▸ **Task brief**
When you reach the line containing "Fix the power series solutions" in the data below, begin returning lines exactly as written, and stop once the line containing "[16 + Dx^2]" has been returned.

#### Extracted material

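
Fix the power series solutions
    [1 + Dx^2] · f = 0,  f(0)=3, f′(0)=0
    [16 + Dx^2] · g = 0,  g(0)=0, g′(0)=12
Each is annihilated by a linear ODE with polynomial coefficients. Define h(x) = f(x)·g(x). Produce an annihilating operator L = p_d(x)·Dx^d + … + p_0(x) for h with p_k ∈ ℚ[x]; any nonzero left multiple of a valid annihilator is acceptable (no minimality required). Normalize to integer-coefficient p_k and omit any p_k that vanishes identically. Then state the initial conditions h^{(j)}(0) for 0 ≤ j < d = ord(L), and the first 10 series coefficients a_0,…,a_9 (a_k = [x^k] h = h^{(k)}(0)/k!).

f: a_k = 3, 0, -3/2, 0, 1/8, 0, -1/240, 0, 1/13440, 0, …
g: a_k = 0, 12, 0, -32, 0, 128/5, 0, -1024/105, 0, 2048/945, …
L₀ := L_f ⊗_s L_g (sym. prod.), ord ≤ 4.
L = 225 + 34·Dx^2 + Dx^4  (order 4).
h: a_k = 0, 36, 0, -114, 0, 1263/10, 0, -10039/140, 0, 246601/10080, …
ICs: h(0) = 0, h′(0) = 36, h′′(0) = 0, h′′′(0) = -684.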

########
#### Extracted material

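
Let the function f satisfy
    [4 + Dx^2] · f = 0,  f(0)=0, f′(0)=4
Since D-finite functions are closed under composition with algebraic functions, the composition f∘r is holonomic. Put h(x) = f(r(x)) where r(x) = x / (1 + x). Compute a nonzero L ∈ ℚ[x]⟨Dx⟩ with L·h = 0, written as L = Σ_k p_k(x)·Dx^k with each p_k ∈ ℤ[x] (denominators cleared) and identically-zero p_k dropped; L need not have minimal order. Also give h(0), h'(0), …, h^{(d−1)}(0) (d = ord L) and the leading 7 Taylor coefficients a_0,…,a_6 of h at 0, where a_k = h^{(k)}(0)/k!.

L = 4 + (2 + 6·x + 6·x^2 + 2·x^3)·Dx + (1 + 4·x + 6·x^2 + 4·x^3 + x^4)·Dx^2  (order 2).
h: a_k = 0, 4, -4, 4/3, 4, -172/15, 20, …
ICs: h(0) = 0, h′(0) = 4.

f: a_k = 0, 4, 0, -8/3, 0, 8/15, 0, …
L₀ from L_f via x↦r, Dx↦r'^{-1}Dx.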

########

▸ **The answer**
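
Fix the power series solutions
    [1 + Dx^2] · f = 0,  f(0)=3, f′(0)=0
    [16 + Dx^2] · g = 0,  g(0)=0, g′(0)=12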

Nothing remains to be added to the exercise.